(Work instructions) Show each line of the records below where the word "water" occurs.

Segment Start: Exercise data

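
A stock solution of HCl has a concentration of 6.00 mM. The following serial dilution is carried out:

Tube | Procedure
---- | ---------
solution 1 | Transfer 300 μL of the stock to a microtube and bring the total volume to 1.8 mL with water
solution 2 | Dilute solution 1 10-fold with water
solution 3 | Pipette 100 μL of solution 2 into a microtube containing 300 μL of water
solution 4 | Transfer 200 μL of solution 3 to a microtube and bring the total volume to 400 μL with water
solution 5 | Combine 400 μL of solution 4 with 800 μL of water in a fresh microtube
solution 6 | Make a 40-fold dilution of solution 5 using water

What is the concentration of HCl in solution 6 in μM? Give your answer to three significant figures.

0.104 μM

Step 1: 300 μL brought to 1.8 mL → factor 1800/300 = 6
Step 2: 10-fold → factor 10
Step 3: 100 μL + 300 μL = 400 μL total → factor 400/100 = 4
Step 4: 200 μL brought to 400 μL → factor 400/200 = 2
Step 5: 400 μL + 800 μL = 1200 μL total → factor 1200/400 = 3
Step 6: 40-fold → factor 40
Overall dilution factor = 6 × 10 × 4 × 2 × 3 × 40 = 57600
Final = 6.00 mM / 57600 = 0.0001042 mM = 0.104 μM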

Segment End: Exercise data

(The answer)
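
solution 1 | Transfer 300 μL of the stock to a microtube and bring the total volume to 1.8 mL with water
solution 2 | Dilute solution 1 10-fold with water
solution 3 | Pipette 100 μL of solution 2 into a microtube containing 300 μL of water
solution 4 | Transfer 200 μL of solution 3 to a microtube and bring the total volume to 400 μL with water
solution 5 | Combine 400 μL of solution 4 with 800 μL of water in a fresh microtube
solution 6 | Make a 40-fold dilution of solution 5 using water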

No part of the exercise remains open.